WORK ORDER:
Would you please write out each entry that follows, exactly as written?

Saved entries
Content starts

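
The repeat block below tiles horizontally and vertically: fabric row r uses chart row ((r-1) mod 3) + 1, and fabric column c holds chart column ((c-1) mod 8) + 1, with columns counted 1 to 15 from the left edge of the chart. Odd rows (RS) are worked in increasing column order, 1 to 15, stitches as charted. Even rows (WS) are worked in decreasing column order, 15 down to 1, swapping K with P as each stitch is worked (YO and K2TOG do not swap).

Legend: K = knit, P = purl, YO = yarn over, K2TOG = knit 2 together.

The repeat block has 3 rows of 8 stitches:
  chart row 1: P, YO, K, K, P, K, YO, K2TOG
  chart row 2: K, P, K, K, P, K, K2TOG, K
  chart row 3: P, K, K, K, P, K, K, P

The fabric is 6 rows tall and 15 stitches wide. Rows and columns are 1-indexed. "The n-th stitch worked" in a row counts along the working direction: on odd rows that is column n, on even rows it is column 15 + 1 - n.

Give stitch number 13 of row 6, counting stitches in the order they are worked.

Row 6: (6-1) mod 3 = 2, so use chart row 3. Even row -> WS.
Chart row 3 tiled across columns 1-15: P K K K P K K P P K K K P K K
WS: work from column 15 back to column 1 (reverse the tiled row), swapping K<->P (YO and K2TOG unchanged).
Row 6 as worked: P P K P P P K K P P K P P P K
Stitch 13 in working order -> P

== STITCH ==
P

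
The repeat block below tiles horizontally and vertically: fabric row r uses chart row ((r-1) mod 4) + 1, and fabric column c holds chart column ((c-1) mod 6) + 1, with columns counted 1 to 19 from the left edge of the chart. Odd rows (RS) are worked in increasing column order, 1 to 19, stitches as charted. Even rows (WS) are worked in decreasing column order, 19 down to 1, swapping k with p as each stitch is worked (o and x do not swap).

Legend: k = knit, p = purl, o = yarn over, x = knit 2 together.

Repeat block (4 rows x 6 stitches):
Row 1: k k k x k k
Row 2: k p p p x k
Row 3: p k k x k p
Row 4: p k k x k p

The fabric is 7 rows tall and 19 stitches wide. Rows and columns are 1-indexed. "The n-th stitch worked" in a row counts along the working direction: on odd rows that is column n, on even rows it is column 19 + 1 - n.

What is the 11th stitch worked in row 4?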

Content ends

EXERCISE RESPONSE:
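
The repeat block below tiles horizontally and vertically: fabric row r uses chart row ((r-1) mod 3) + 1, and fabric column c holds chart column ((c-1) mod 8) + 1, with columns counted 1 to 15 from the left edge of the chart. Odd rows (RS) are worked in increasing column order, 1 to 15, stitches as charted. Even rows (WS) are worked in decreasing column order, 15 down to 1, swapping K with P as each stitch is worked (YO and K2TOG do not swap).

Legend: K = knit, P = purl, YO = yarn over, K2TOG = knit 2 together.

The repeat block has 3 rows of 8 stitches:
  chart row 1: P, YO, K, K, P, K, YO, K2TOG
  chart row 2: K, P, K, K, P, K, K2TOG, K
  chart row 3: P, K, K, K, P, K, K, P

The fabric is 6 rows tall and 15 stitches wide. Rows and columns are 1-indexed. "The n-th stitch worked" in a row counts along the working direction: on odd rows that is column n, on even rows it is column 15 + 1 - n.

Give stitch number 13 of row 6, counting stitches in the order they are worked.

Row 6: (6-1) mod 3 = 2, so use chart row 3. Even row -> WS.
Chart row 3 tiled across columns 1-15: P K K K P K K P P K K K P K K
WS: work from column 15 back to column 1 (reverse the tiled row), swapping K<->P (YO and K2TOG unchanged).
Row 6 as worked: P P K P P P K K P P K P P P K
Stitch 13 in working order -> P

== STITCH ==
P

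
The repeat block below tiles horizontally and vertically: fabric row r uses chart row ((r-1) mod 4) + 1, and fabric column c holds chart column ((c-1) mod 6) + 1, with columns counted 1 to 19 from the left edge of the chart. Odd rows (RS) are worked in increasing column order, 1 to 19, stitches as charted. Even rows (WS) are worked in decreasing column order, 19 down to 1, swapping k with p as each stitch is worked (o and x do not swap).

Legend: k = knit, p = purl, o = yarn over, x = knit 2 together.

Repeat block (4 rows x 6 stitches):
Row 1: k k k x k k
Row 2: k p p p x k
Row 3: p k k x k p
Row 4: p k k x k p

The fabric is 7 rows tall and 19 stitches wide. Rows and columns are 1-indexed. "The n-th stitch worked" in a row counts along the working direction: on odd rows that is column n, on even rows it is column 19 + 1 - n.

What is the 11th stitch worked in row 4?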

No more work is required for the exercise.